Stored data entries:
══════

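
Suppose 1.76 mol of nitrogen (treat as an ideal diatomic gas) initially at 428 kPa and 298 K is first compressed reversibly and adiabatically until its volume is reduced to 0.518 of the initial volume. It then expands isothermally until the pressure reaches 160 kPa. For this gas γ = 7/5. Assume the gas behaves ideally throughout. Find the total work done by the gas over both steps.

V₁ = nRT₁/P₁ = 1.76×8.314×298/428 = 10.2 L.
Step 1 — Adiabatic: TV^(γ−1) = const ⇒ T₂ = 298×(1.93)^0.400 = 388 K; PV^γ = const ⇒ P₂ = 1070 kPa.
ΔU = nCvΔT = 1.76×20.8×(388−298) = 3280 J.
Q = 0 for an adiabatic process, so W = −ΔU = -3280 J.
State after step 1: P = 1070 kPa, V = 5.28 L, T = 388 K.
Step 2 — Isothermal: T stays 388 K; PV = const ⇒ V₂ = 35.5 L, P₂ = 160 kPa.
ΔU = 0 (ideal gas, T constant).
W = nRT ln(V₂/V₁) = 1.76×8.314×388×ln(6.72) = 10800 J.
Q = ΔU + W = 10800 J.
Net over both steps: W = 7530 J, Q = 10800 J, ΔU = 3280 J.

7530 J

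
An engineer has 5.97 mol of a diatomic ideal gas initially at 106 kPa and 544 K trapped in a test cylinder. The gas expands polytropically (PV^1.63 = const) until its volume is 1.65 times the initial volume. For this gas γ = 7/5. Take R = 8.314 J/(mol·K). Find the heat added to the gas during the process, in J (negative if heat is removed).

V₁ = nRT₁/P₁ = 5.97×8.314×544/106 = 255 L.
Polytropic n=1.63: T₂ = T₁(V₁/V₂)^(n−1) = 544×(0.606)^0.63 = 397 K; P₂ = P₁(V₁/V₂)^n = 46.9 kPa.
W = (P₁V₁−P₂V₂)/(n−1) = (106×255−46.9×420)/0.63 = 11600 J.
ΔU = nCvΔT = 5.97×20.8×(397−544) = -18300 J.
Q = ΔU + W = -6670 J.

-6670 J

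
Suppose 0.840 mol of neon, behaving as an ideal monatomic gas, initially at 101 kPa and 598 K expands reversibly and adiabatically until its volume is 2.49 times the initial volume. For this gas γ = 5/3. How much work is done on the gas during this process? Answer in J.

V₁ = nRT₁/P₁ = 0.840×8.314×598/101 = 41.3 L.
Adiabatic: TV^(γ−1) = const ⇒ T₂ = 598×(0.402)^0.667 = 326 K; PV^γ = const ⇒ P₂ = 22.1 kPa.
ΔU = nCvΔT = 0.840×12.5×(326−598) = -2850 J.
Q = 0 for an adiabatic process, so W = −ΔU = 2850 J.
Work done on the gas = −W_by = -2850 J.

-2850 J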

══════

TASK DETAILS: Transcribe every record exactly, keeping each line as it is.

EXERCISE OUTPUT:
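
Suppose 1.76 mol of nitrogen (treat as an ideal diatomic gas) initially at 428 kPa and 298 K is first compressed reversibly and adiabatically until its volume is reduced to 0.518 of the initial volume. It then expands isothermally until the pressure reaches 160 kPa. For this gas γ = 7/5. Assume the gas behaves ideally throughout. Find the total work done by the gas over both steps.

V₁ = nRT₁/P₁ = 1.76×8.314×298/428 = 10.2 L.
Step 1 — Adiabatic: TV^(γ−1) = const ⇒ T₂ = 298×(1.93)^0.400 = 388 K; PV^γ = const ⇒ P₂ = 1070 kPa.
ΔU = nCvΔT = 1.76×20.8×(388−298) = 3280 J.
Q = 0 for an adiabatic process, so W = −ΔU = -3280 J.
State after step 1: P = 1070 kPa, V = 5.28 L, T = 388 K.
Step 2 — Isothermal: T stays 388 K; PV = const ⇒ V₂ = 35.5 L, P₂ = 160 kPa.
ΔU = 0 (ideal gas, T constant).
W = nRT ln(V₂/V₁) = 1.76×8.314×388×ln(6.72) = 10800 J.
Q = ΔU + W = 10800 J.
Net over both steps: W = 7530 J, Q = 10800 J, ΔU = 3280 J.

7530 J

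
An engineer has 5.97 mol of a diatomic ideal gas initially at 106 kPa and 544 K trapped in a test cylinder. The gas expands polytropically (PV^1.63 = const) until its volume is 1.65 times the initial volume. For this gas γ = 7/5. Take R = 8.314 J/(mol·K). Find the heat added to the gas during the process, in J (negative if heat is removed).

V₁ = nRT₁/P₁ = 5.97×8.314×544/106 = 255 L.
Polytropic n=1.63: T₂ = T₁(V₁/V₂)^(n−1) = 544×(0.606)^0.63 = 397 K; P₂ = P₁(V₁/V₂)^n = 46.9 kPa.
W = (P₁V₁−P₂V₂)/(n−1) = (106×255−46.9×420)/0.63 = 11600 J.
ΔU = nCvΔT = 5.97×20.8×(397−544) = -18300 J.
Q = ΔU + W = -6670 J.

-6670 J

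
Suppose 0.840 mol of neon, behaving as an ideal monatomic gas, initially at 101 kPa and 598 K expands reversibly and adiabatically until its volume is 2.49 times the initial volume. For this gas γ = 5/3. How much work is done on the gas during this process? Answer in J.

V₁ = nRT₁/P₁ = 0.840×8.314×598/101 = 41.3 L.
Adiabatic: TV^(γ−1) = const ⇒ T₂ = 598×(0.402)^0.667 = 326 K; PV^γ = const ⇒ P₂ = 22.1 kPa.
ΔU = nCvΔT = 0.840×12.5×(326−598) = -2850 J.
Q = 0 for an adiabatic process, so W = −ΔU = 2850 J.
Work done on the gas = −W_by = -2850 J.

-2850 J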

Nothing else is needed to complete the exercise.